[Saved data entries]
+++

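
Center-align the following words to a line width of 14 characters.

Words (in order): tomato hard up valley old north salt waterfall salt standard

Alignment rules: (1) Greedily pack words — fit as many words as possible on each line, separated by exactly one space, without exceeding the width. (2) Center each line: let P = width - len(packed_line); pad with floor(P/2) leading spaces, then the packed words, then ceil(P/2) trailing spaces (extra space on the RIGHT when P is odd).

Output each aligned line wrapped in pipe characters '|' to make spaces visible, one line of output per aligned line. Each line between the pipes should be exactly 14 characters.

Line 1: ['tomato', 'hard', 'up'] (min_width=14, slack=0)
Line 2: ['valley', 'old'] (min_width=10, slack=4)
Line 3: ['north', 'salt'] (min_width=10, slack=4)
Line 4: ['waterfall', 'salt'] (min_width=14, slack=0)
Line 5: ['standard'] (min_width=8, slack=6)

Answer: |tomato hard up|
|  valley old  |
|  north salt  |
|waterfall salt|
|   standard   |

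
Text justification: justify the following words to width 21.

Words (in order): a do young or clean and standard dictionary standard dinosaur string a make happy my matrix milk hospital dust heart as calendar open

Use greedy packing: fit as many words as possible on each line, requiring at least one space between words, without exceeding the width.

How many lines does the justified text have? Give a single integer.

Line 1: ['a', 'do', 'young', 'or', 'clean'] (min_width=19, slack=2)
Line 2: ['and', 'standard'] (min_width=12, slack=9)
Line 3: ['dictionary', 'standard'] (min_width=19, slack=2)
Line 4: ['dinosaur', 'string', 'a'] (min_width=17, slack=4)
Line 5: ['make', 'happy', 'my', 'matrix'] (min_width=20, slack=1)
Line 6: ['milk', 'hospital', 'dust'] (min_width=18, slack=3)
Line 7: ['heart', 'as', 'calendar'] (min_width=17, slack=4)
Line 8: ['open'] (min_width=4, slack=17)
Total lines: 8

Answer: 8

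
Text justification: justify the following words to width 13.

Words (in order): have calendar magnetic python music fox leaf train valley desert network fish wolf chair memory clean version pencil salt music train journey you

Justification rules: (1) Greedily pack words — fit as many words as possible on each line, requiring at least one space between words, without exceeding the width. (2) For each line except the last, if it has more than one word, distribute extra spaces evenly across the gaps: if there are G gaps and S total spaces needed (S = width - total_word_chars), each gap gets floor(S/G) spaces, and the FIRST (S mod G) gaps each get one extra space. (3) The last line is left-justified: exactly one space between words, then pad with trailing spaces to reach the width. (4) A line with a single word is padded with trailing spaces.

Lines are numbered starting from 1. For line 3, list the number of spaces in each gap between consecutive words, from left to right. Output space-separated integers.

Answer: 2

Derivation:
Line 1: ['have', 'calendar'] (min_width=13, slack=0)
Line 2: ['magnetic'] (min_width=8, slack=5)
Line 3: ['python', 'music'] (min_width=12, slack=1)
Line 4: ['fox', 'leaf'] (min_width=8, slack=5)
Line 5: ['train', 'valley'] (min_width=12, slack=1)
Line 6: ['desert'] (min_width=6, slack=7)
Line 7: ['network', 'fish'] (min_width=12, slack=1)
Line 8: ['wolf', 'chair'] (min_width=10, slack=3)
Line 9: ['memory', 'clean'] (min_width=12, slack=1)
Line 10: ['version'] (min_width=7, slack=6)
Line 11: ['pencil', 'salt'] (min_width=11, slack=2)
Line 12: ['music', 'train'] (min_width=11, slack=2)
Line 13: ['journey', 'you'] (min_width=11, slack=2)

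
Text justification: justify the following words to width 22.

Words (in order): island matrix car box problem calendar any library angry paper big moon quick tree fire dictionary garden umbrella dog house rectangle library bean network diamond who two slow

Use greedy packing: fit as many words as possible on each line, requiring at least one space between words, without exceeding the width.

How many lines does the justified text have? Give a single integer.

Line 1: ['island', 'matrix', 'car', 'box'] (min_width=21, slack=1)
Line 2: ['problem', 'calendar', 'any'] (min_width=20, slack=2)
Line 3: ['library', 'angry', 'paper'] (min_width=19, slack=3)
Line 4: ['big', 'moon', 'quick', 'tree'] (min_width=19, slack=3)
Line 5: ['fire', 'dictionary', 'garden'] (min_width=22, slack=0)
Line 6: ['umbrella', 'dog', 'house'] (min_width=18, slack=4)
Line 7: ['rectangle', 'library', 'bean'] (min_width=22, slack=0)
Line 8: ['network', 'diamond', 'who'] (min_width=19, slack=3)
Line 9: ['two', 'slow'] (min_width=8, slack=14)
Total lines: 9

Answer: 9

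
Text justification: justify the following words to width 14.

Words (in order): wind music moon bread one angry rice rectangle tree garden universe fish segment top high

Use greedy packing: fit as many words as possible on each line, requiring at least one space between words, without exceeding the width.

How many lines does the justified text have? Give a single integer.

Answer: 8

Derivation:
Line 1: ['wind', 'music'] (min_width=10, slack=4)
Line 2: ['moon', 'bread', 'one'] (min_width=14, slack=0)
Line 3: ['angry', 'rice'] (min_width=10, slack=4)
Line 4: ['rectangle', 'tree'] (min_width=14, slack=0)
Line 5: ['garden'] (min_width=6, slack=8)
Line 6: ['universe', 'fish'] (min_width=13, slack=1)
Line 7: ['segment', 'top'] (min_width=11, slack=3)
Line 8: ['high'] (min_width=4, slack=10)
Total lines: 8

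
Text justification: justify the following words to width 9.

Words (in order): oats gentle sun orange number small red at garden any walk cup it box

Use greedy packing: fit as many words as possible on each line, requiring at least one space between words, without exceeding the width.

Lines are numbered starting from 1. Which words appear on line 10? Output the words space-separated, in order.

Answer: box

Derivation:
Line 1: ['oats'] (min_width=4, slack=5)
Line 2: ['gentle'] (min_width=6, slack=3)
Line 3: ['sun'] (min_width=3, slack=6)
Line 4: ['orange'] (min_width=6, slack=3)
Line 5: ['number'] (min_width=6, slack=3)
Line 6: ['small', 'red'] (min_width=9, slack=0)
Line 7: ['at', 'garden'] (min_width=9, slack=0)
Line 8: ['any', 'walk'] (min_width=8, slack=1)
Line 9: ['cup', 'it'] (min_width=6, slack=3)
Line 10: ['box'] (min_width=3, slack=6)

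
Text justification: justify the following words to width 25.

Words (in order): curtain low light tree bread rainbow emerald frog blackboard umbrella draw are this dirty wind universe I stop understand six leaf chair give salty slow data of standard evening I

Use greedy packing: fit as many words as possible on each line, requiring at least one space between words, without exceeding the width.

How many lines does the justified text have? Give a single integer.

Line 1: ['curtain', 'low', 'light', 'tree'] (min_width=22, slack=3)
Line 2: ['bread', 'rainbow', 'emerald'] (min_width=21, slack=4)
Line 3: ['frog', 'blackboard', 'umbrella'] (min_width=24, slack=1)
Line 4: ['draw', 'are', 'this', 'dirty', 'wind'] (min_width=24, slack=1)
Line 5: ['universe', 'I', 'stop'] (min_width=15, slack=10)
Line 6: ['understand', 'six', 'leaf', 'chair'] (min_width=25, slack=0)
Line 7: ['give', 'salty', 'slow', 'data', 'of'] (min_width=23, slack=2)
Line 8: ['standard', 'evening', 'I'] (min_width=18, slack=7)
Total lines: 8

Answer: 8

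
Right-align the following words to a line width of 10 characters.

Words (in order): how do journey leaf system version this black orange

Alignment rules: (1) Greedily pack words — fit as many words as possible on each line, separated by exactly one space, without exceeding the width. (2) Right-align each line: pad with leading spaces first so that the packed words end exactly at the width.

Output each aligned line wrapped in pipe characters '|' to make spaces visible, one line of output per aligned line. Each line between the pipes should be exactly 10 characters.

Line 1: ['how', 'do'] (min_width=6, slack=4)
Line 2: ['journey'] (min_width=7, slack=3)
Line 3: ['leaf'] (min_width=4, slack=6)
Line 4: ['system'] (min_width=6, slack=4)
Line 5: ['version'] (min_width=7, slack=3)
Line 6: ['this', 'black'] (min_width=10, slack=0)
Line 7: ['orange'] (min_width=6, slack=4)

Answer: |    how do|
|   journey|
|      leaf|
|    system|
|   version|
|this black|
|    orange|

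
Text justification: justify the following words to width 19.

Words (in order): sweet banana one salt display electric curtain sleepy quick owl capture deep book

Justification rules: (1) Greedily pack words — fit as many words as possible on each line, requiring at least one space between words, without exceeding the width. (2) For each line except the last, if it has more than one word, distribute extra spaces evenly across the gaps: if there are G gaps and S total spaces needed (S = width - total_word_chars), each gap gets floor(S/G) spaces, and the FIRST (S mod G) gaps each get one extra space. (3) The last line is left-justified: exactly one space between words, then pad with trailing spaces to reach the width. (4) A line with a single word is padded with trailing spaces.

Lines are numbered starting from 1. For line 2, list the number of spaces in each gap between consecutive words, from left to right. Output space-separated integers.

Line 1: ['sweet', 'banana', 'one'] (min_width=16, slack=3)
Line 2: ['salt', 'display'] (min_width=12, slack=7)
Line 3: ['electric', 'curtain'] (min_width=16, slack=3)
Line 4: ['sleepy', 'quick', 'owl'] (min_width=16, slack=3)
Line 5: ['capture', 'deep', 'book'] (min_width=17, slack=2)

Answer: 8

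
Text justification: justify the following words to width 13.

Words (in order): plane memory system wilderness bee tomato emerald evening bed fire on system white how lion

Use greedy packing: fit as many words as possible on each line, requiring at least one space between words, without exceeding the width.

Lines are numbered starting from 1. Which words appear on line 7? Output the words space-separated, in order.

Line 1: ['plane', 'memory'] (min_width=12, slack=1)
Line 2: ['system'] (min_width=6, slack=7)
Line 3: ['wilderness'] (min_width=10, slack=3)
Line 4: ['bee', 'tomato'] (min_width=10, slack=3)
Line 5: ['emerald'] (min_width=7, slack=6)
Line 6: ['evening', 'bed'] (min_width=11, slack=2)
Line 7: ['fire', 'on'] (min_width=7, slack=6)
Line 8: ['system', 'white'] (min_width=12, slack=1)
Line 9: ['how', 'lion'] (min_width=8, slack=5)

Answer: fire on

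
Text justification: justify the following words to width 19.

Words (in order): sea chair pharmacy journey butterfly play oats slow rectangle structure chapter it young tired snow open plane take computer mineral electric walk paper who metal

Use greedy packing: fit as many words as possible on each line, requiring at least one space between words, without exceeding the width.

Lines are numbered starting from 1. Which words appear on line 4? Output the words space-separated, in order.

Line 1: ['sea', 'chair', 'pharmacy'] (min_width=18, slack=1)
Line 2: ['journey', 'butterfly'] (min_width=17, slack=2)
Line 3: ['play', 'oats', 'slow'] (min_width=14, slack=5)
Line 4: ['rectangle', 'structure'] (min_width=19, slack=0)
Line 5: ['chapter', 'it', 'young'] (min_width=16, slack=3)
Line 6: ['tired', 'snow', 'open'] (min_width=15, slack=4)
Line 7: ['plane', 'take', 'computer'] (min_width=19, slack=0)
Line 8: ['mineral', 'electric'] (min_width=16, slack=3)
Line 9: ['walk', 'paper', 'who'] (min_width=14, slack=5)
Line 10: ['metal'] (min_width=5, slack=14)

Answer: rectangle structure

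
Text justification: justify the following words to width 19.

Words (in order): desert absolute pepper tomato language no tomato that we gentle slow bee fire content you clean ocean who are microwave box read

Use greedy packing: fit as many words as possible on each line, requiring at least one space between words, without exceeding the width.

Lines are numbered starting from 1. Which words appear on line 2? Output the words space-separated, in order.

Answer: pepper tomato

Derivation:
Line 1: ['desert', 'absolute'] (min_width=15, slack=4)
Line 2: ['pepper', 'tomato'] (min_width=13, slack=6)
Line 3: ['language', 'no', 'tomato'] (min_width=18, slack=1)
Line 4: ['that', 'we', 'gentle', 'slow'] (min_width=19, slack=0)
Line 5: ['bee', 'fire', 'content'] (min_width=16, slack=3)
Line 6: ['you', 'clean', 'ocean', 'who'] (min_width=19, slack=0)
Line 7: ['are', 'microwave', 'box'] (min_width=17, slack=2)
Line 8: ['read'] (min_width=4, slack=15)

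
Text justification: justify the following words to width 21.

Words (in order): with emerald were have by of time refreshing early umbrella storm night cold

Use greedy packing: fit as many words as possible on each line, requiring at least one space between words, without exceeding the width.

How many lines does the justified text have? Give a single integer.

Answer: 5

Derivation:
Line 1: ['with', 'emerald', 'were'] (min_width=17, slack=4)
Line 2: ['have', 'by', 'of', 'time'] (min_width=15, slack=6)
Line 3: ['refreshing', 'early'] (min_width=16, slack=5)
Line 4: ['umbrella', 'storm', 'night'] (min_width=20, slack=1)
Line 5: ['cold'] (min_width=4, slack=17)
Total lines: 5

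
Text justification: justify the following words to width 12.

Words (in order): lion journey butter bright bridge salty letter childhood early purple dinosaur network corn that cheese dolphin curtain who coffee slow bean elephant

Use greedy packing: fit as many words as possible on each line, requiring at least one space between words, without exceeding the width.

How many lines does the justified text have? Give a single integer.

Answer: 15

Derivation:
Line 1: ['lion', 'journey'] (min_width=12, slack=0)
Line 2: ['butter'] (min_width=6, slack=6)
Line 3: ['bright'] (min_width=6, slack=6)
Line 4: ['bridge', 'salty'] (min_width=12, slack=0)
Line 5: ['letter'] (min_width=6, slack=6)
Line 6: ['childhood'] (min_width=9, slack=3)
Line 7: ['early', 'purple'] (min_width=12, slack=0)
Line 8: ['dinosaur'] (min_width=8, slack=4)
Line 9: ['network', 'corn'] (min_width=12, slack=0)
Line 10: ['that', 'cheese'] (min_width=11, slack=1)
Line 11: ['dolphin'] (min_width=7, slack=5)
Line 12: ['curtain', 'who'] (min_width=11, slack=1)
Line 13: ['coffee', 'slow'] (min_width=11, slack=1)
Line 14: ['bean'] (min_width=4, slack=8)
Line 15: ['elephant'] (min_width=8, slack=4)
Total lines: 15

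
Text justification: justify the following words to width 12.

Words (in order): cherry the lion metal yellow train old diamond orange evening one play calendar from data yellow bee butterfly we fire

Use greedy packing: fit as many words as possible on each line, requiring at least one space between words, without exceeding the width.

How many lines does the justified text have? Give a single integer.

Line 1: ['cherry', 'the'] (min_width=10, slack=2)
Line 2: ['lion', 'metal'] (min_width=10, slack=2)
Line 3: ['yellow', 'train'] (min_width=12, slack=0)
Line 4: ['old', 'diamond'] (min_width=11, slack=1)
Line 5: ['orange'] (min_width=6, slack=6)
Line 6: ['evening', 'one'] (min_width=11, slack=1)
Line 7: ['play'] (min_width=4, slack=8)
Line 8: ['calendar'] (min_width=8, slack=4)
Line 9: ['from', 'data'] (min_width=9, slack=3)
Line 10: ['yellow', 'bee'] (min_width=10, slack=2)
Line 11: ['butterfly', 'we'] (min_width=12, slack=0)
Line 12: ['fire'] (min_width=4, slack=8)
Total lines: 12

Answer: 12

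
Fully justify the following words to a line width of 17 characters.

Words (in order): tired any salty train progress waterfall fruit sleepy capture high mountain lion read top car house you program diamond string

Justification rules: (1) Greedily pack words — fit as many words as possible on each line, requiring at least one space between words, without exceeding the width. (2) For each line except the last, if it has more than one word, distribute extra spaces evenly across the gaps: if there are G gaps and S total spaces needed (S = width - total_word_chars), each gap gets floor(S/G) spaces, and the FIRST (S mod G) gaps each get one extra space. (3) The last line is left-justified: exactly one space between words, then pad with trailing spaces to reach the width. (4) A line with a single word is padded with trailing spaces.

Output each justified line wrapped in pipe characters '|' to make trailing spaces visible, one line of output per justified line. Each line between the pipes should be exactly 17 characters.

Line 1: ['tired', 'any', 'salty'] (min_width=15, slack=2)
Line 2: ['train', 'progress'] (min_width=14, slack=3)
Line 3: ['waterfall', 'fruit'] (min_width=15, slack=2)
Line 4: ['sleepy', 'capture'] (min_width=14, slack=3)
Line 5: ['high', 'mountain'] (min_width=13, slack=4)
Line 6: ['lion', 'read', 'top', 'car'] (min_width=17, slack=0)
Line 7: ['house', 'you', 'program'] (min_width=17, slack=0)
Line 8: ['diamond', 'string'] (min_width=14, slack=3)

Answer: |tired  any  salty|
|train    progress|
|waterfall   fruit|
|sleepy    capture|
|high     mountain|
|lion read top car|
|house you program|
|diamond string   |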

+++

▶ _Exercise_
Report how many lines above contain the string "Center". Please write the number only.

▶ _Solution for this problem_
2